• Stored items
=-=-=

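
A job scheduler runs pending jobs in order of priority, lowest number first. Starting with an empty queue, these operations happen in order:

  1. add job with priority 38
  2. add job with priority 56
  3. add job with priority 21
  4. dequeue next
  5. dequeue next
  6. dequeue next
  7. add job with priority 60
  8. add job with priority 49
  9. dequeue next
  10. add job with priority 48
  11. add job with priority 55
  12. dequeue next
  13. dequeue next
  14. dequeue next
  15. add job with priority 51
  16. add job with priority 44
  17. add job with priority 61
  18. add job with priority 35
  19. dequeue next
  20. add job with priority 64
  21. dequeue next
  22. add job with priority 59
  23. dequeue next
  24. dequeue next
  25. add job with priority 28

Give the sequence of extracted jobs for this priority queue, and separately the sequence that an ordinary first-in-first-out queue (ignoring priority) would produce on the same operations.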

=-=-=

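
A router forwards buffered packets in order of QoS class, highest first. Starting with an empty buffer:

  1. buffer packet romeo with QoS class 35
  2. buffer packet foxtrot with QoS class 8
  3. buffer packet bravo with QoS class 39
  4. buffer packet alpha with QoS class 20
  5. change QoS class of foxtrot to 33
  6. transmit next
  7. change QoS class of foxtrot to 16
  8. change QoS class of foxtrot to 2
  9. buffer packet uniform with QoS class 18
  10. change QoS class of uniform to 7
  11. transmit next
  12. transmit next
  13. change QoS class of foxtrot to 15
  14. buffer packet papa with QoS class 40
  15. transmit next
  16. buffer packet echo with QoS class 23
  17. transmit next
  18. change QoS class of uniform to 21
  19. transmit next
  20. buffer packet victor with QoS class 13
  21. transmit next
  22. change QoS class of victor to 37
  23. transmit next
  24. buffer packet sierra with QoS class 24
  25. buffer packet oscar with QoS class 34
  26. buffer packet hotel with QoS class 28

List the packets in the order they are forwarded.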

=-=-=

Once you find the line with "11. transmit next" above, print it and every line after it up to and including the line with "List the packets", exactly as written and nothing else.

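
  11. transmit next
  12. transmit next
  13. change QoS class of foxtrot to 15
  14. buffer packet papa with QoS class 40
  15. transmit next
  16. buffer packet echo with QoS class 23
  17. transmit next
  18. change QoS class of uniform to 21
  19. transmit next
  20. buffer packet victor with QoS class 13
  21. transmit next
  22. change QoS class of victor to 37
  23. transmit next
  24. buffer packet sierra with QoS class 24
  25. buffer packet oscar with QoS class 34
  26. buffer packet hotel with QoS class 28

List the packets in the order they are forwarded.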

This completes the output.